• Work item
The stretch from the line with "- source A: 18.6 R/h at 1.65 m" through the line with "- source C: 189 R/h at 2.85 m" in the records below: write it out exactly, and nothing else.

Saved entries
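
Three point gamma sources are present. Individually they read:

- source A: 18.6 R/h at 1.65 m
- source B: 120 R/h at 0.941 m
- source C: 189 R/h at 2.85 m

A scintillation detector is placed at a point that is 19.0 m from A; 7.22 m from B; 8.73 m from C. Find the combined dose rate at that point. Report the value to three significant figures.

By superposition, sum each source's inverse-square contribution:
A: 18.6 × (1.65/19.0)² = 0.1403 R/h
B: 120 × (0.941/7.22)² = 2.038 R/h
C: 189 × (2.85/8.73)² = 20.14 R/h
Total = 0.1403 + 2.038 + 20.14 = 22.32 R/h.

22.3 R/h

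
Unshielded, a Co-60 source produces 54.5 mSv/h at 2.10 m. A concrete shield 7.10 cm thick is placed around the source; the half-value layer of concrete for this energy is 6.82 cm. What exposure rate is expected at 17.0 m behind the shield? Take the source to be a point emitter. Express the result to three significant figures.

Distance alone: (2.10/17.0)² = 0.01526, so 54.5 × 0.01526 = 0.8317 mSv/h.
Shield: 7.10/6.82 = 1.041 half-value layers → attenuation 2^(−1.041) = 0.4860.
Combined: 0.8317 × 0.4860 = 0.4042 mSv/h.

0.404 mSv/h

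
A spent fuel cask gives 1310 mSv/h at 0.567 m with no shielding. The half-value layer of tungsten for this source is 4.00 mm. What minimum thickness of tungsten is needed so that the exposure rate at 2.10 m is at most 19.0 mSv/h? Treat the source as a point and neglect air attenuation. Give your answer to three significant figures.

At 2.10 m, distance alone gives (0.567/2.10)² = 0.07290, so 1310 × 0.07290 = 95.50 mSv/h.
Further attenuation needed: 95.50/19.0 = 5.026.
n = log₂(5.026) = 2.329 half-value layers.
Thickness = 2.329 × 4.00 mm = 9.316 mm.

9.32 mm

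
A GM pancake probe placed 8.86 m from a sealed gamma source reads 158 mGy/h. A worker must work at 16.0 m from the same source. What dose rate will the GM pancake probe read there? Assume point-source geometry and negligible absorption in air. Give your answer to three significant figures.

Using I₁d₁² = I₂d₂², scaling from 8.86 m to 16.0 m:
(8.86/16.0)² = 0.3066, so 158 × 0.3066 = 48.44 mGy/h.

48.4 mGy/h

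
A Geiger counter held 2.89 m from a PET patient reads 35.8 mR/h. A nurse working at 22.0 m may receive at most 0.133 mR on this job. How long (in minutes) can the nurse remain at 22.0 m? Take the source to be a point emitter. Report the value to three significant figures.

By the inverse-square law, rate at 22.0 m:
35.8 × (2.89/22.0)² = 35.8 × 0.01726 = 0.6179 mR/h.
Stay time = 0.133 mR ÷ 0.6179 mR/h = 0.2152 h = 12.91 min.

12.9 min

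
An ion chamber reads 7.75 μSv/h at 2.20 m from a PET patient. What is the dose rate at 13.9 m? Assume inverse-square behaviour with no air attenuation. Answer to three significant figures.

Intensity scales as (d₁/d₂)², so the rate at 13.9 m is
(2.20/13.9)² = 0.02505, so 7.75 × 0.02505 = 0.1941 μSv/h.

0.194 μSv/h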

* * *

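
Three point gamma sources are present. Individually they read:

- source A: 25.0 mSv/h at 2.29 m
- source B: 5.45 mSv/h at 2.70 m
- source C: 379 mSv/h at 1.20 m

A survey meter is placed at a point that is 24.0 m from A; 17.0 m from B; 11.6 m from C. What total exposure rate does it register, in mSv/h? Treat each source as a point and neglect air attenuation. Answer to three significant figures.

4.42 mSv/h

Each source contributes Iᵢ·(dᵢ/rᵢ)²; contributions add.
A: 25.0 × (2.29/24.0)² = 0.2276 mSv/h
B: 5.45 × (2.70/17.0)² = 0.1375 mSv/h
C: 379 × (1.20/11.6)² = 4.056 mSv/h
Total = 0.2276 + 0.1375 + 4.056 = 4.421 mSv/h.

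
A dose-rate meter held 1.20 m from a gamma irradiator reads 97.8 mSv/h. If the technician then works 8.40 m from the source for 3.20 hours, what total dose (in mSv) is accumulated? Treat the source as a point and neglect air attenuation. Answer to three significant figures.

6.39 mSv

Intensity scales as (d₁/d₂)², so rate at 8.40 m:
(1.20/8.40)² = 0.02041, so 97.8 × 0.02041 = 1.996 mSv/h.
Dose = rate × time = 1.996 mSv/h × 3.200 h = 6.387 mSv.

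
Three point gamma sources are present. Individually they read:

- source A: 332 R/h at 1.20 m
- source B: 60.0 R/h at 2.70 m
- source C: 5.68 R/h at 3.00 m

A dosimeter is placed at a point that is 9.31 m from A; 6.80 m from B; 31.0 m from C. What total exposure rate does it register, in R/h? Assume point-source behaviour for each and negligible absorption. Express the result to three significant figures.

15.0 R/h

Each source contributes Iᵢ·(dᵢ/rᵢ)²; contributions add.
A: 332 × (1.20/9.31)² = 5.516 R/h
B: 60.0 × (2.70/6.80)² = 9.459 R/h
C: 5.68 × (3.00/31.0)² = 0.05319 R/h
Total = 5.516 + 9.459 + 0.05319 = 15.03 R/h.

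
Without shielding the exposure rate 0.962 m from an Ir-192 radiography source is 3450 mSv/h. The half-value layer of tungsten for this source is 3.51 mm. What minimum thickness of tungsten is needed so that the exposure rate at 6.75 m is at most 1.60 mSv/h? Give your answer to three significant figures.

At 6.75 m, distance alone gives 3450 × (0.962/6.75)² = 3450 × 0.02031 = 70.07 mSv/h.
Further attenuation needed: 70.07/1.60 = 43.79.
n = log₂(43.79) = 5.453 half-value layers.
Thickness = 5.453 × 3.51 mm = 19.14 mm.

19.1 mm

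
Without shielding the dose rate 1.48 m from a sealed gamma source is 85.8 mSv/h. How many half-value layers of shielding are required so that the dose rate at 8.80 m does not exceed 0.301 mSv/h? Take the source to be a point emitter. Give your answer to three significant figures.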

• Answer to this task
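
- source A: 18.6 R/h at 1.65 m
- source B: 120 R/h at 0.941 m
- source C: 189 R/h at 2.85 m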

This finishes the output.